# TO DO
Pick up at the line with "When the price". Write it out exactly, along with each later line through the end of the data, and nothing more.

# Records from a data collection
◆ ◆ ◆
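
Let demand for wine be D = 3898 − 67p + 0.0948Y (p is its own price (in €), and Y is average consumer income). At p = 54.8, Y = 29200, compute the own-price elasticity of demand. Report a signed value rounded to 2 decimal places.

At the given values, D = 3898 − 67(54.8) + 0.0948(29200) = 2994.56.
∂D/∂p = −67.
E = (-67) × (54.8/2994.56) = -1.2260…

-1.23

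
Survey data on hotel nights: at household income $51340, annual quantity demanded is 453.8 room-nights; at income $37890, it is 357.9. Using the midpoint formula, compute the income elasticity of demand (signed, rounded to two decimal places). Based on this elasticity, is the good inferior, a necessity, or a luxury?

0.78; necessity

%ΔQ = (357.9 − 453.8)/[( 453.8 + 357.9)/2] = -95.9/405.85 = -0.236294…
%ΔIncome = (37890 − 51340)/[( 51340 + 37890)/2] = -13450/44615 = -0.301468…
E_income = (-95.9/405.85) / (-13450/44615) = 0.7838…
0 < E_income < 1 ⇒ normal good, necessity.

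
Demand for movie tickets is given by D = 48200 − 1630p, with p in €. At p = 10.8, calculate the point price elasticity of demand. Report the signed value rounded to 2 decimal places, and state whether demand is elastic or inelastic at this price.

-0.58; inelastic

dD/dp = −1630. At p = 10.8, D = 48200 − 1630(10.8) = 30596.
Ed = (dD/dp)·(p/D) = −1630 × (10.8/30596) = -0.5753…
|Ed| = 0.58 < 1, so demand is inelastic.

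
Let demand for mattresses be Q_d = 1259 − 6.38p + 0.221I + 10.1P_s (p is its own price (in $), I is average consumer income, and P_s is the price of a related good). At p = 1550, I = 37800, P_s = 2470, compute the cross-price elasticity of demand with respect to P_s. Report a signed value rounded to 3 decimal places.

1.011

At the given values, Q_d = 1259 − 6.38(1550) + 0.221(37800) + 10.1(2470) = 24670.8.
∂Q_d/∂P_s = 10.1.
E = (10.1) × (2470/24670.8) = 1.01119…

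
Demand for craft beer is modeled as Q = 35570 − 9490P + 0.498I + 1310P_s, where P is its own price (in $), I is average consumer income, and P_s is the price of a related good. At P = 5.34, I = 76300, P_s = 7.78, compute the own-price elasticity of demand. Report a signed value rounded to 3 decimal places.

At the given values, Q = 35570 − 9490(5.34) + 0.498(76300) + 1310(7.78) = 33082.6.
∂Q/∂P = −9490.
E = (-9490) × (5.34/33082.6) = -1.53182…

-1.532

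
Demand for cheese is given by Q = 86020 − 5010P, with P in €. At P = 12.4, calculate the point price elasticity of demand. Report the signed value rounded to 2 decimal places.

dQ/dP = −5010. At P = 12.4, Q = 86020 − 5010(12.4) = 23896.
Ed = (dQ/dP)·(P/Q) = −5010 × (12.4/23896) = -2.5997…

-2.60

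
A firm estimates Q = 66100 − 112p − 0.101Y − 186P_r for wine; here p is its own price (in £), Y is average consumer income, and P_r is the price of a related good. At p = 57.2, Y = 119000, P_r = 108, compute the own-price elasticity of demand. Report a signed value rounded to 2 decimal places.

-0.23

At the given values, Q = 66100 − 112(57.2) − 0.101(119000) − 186(108) = 27586.6.
∂Q/∂p = −112.
E = (-112) × (57.2/27586.6) = -0.2322…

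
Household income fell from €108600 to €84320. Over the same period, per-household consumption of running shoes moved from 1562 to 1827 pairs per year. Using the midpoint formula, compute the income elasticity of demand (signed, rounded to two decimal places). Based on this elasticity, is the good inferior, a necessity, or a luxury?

-0.62; inferior

%ΔQ = (1827 − 1562)/[( 1562 + 1827)/2] = 265/1694.5 = 0.156388…
%ΔIncome = (84320 − 108600)/[( 108600 + 84320)/2] = -24280/96460 = -0.251710…
E_income = (265/1694.5) / (-24280/96460) = -0.6213…
E_income < 0 ⇒ inferior good.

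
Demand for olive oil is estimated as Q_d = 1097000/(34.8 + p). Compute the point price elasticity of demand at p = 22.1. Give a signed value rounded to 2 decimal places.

-0.39

dQ_d/dp = −1097000/(34.8 + p)² = -338.83. At p = 22.1, Q_d = 19279.4.
Ed = (dQ_d/dp)·(p/Q_d) = (-338.83) × (22.1/19279.4) = -0.3884…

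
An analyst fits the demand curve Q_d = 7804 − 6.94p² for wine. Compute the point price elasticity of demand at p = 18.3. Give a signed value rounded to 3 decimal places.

-0.848

dQ_d/dp = −2·6.94·p = -254.004. At p = 18.3, Q_d = 5479.8634.
Ed = (dQ_d/dp)·(p/Q_d) = (-254.004) × (18.3/5479.8634) = -0.84824…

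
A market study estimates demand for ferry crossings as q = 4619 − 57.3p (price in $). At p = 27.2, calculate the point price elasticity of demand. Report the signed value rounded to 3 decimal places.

dq/dp = −57.3. At p = 27.2, q = 4619 − 57.3(27.2) = 3060.44.
Ed = (dq/dp)·(p/q) = −57.3 × (27.2/3060.44) = -0.50926…

-0.509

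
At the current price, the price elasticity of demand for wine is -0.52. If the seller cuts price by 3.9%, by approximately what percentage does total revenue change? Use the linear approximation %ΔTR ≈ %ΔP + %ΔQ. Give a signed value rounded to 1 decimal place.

%ΔQ ≈ Ed × %ΔP = (-0.52) × (-3.9%) = +2.0280%
%ΔTR ≈ %ΔP + %ΔQ = (-3.9%) + (+2.0280%) = -1.8720%

-1.9%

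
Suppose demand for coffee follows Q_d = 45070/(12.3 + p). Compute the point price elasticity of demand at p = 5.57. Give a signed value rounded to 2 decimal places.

-0.31

dQ_d/dp = −45070/(12.3 + p)² = -141.136. At p = 5.57, Q_d = 2522.1.
Ed = (dQ_d/dp)·(p/Q_d) = (-141.136) × (5.57/2522.1) = -0.3116…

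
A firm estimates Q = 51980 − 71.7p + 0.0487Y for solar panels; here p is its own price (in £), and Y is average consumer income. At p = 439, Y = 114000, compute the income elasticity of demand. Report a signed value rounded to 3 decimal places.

At the given values, Q = 51980 − 71.7(439) + 0.0487(114000) = 26055.5.
∂Q/∂Y = 0.0487.
E = (0.0487) × (114000/26055.5) = 0.21307…

0.213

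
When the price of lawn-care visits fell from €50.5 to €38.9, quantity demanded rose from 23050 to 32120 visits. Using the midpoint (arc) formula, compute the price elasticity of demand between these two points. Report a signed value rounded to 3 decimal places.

%ΔQ = (32120 − 23050) / [(23050 + 32120)/2] = 9070/27585 = 0.328801…
%ΔP = (38.9 − 50.5) / [(50.5 + 38.9)/2] = -11.6/44.7 = -0.259507…
Arc Ed = %ΔQ / %ΔP = (9070/27585) / (-11.6/44.7) = -1.26702…

-1.267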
◆ ◆ ◆
# TASK RESPONSE
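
When the price of lawn-care visits fell from €50.5 to €38.9, quantity demanded rose from 23050 to 32120 visits. Using the midpoint (arc) formula, compute the price elasticity of demand between these two points. Report a signed value rounded to 3 decimal places.

%ΔQ = (32120 − 23050) / [(23050 + 32120)/2] = 9070/27585 = 0.328801…
%ΔP = (38.9 − 50.5) / [(50.5 + 38.9)/2] = -11.6/44.7 = -0.259507…
Arc Ed = %ΔQ / %ΔP = (9070/27585) / (-11.6/44.7) = -1.26702…

-1.267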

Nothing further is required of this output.